Your goal:
The listing below is to be reproduced in full, character for character.

- Opening Delimiter -

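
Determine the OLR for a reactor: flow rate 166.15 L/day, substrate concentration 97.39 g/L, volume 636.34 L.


OLR = Q * S / V
= 166.15 * 97.39 / 636.34
= 25.4288 g/L/day

25.4288 g/L/day


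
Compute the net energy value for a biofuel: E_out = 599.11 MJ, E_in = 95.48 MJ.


NEV = E_out - E_in
= 599.11 - 95.48
= 503.6300 MJ

503.6300 MJ


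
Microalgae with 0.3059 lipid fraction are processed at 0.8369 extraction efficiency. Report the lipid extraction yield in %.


Y = lipid_content * extraction_eff * 100
= 0.3059 * 0.8369 * 100
= 25.6008%

25.6008%


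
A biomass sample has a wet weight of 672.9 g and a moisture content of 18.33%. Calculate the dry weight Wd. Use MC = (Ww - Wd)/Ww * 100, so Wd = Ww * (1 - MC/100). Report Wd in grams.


Wd = Ww * (1 - MC/100)
= 672.9 * (1 - 18.33/100)
= 549.5574 g

549.5574 g


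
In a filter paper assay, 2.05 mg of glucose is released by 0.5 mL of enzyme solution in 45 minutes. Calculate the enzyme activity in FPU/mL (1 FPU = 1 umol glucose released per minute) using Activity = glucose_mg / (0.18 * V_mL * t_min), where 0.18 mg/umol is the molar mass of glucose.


Activity = glucose_mg / (0.18 mg/umol * V_mL * t_min)
= 2.05 / (0.18 * 0.5 * 45)
= 0.5062 FPU/mL

0.5062 FPU/mL


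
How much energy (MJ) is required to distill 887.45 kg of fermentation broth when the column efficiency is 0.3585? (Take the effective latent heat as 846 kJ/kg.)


E = m * 846 / (eta * 1000)
= 887.45 * 846 / (0.3585 * 1000)
= 2094.2335 MJ

2094.2335 MJ


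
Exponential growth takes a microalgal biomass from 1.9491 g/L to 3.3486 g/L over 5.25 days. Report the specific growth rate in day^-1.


mu = ln(X2/X1) / dt
= ln(3.3486/1.9491) / 5.25
= 0.1031 per day

0.1031 per day


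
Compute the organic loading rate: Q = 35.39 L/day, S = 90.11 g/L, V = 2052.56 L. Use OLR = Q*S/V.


OLR = Q * S / V
= 35.39 * 90.11 / 2052.56
= 1.5537 g/L/day

1.5537 g/L/day


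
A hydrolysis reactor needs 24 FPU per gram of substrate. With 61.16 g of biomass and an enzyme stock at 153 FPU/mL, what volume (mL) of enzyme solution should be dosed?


V = dosage * m_sub / activity
V = 24 * 61.16 / 153
V = 9.5937 mL

9.5937 mL


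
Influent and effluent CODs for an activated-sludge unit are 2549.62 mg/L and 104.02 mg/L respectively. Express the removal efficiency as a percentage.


eta = (COD_in - COD_out) / COD_in * 100
= (2549.62 - 104.02) / 2549.62 * 100
= 95.9202%

95.9202%


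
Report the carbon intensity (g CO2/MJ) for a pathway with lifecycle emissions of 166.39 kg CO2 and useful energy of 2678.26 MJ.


CI = CO2 * 1000 / E
= 166.39 * 1000 / 2678.26
= 62.1262 g CO2/MJ

62.1262 g CO2/MJ


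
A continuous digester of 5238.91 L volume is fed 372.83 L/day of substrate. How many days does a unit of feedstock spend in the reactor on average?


HRT = V / Q
= 5238.91 / 372.83
= 14.0517 days

14.0517 days


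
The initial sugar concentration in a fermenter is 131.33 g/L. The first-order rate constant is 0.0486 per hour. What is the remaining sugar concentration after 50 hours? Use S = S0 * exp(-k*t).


S = S0 * exp(-k * t)
S = 131.33 * exp(-0.0486 * 50)
S = 11.5619 g/L

11.5619 g/L


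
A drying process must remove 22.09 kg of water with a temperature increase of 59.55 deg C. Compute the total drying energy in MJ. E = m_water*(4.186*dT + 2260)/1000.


E = m_water * (4.186 * dT + 2260) / 1000
= 22.09 * (4.186 * 59.55 + 2260) / 1000
= 55.4299 MJ

55.4299 MJ


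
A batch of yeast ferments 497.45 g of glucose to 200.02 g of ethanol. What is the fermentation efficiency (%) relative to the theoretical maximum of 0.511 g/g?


Fermentation efficiency = (actual / (0.511 * glucose)) * 100
= (200.02 / (0.511 * 497.45)) * 100
= 78.6870%

78.6870%


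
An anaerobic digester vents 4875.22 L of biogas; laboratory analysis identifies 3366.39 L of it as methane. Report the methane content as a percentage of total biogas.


CH4% = V_CH4 / V_total * 100
= 3366.39 / 4875.22 * 100
= 69.0510%

69.0510%


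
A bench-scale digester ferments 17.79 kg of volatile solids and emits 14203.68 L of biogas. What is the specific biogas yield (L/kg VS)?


Y = V / VS
= 14203.68 / 17.79
= 798.4081 L/kg VS

798.4081 L/kg VS


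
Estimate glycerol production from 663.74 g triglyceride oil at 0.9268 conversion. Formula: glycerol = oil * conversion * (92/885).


glycerol = oil * conv * (92/885)
= 663.74 * 0.9268 * 92 / 885
= 63.9482 g

63.9482 g


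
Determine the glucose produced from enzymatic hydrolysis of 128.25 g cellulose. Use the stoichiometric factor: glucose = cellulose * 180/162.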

- Closing Delimiter -

Exercise response:
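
Determine the OLR for a reactor: flow rate 166.15 L/day, substrate concentration 97.39 g/L, volume 636.34 L.


OLR = Q * S / V
= 166.15 * 97.39 / 636.34
= 25.4288 g/L/day

25.4288 g/L/day


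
Compute the net energy value for a biofuel: E_out = 599.11 MJ, E_in = 95.48 MJ.


NEV = E_out - E_in
= 599.11 - 95.48
= 503.6300 MJ

503.6300 MJ


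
Microalgae with 0.3059 lipid fraction are processed at 0.8369 extraction efficiency. Report the lipid extraction yield in %.


Y = lipid_content * extraction_eff * 100
= 0.3059 * 0.8369 * 100
= 25.6008%

25.6008%


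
A biomass sample has a wet weight of 672.9 g and a moisture content of 18.33%. Calculate the dry weight Wd. Use MC = (Ww - Wd)/Ww * 100, so Wd = Ww * (1 - MC/100). Report Wd in grams.


Wd = Ww * (1 - MC/100)
= 672.9 * (1 - 18.33/100)
= 549.5574 g

549.5574 g


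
In a filter paper assay, 2.05 mg of glucose is released by 0.5 mL of enzyme solution in 45 minutes. Calculate the enzyme activity in FPU/mL (1 FPU = 1 umol glucose released per minute) using Activity = glucose_mg / (0.18 * V_mL * t_min), where 0.18 mg/umol is the molar mass of glucose.


Activity = glucose_mg / (0.18 mg/umol * V_mL * t_min)
= 2.05 / (0.18 * 0.5 * 45)
= 0.5062 FPU/mL

0.5062 FPU/mL


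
How much energy (MJ) is required to distill 887.45 kg of fermentation broth when the column efficiency is 0.3585? (Take the effective latent heat as 846 kJ/kg.)


E = m * 846 / (eta * 1000)
= 887.45 * 846 / (0.3585 * 1000)
= 2094.2335 MJ

2094.2335 MJ


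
Exponential growth takes a microalgal biomass from 1.9491 g/L to 3.3486 g/L over 5.25 days. Report the specific growth rate in day^-1.


mu = ln(X2/X1) / dt
= ln(3.3486/1.9491) / 5.25
= 0.1031 per day

0.1031 per day


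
Compute the organic loading rate: Q = 35.39 L/day, S = 90.11 g/L, V = 2052.56 L. Use OLR = Q*S/V.


OLR = Q * S / V
= 35.39 * 90.11 / 2052.56
= 1.5537 g/L/day

1.5537 g/L/day


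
A hydrolysis reactor needs 24 FPU per gram of substrate. With 61.16 g of biomass and an enzyme stock at 153 FPU/mL, what volume (mL) of enzyme solution should be dosed?


V = dosage * m_sub / activity
V = 24 * 61.16 / 153
V = 9.5937 mL

9.5937 mL


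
Influent and effluent CODs for an activated-sludge unit are 2549.62 mg/L and 104.02 mg/L respectively. Express the removal efficiency as a percentage.


eta = (COD_in - COD_out) / COD_in * 100
= (2549.62 - 104.02) / 2549.62 * 100
= 95.9202%

95.9202%


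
Report the carbon intensity (g CO2/MJ) for a pathway with lifecycle emissions of 166.39 kg CO2 and useful energy of 2678.26 MJ.


CI = CO2 * 1000 / E
= 166.39 * 1000 / 2678.26
= 62.1262 g CO2/MJ

62.1262 g CO2/MJ


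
A continuous digester of 5238.91 L volume is fed 372.83 L/day of substrate. How many days does a unit of feedstock spend in the reactor on average?


HRT = V / Q
= 5238.91 / 372.83
= 14.0517 days

14.0517 days


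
The initial sugar concentration in a fermenter is 131.33 g/L. The first-order rate constant is 0.0486 per hour. What is the remaining sugar concentration after 50 hours? Use S = S0 * exp(-k*t).


S = S0 * exp(-k * t)
S = 131.33 * exp(-0.0486 * 50)
S = 11.5619 g/L

11.5619 g/L


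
A drying process must remove 22.09 kg of water with a temperature increase of 59.55 deg C. Compute the total drying energy in MJ. E = m_water*(4.186*dT + 2260)/1000.


E = m_water * (4.186 * dT + 2260) / 1000
= 22.09 * (4.186 * 59.55 + 2260) / 1000
= 55.4299 MJ

55.4299 MJ


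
A batch of yeast ferments 497.45 g of glucose to 200.02 g of ethanol. What is the fermentation efficiency (%) relative to the theoretical maximum of 0.511 g/g?


Fermentation efficiency = (actual / (0.511 * glucose)) * 100
= (200.02 / (0.511 * 497.45)) * 100
= 78.6870%

78.6870%


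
An anaerobic digester vents 4875.22 L of biogas; laboratory analysis identifies 3366.39 L of it as methane. Report the methane content as a percentage of total biogas.


CH4% = V_CH4 / V_total * 100
= 3366.39 / 4875.22 * 100
= 69.0510%

69.0510%


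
A bench-scale digester ferments 17.79 kg of volatile solids and emits 14203.68 L of biogas. What is the specific biogas yield (L/kg VS)?


Y = V / VS
= 14203.68 / 17.79
= 798.4081 L/kg VS

798.4081 L/kg VS


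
Estimate glycerol production from 663.74 g triglyceride oil at 0.9268 conversion. Formula: glycerol = oil * conversion * (92/885).


glycerol = oil * conv * (92/885)
= 663.74 * 0.9268 * 92 / 885
= 63.9482 g

63.9482 g


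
Determine the glucose produced from enzymatic hydrolysis of 128.25 g cellulose. Use the stoichiometric factor: glucose = cellulose * 180/162.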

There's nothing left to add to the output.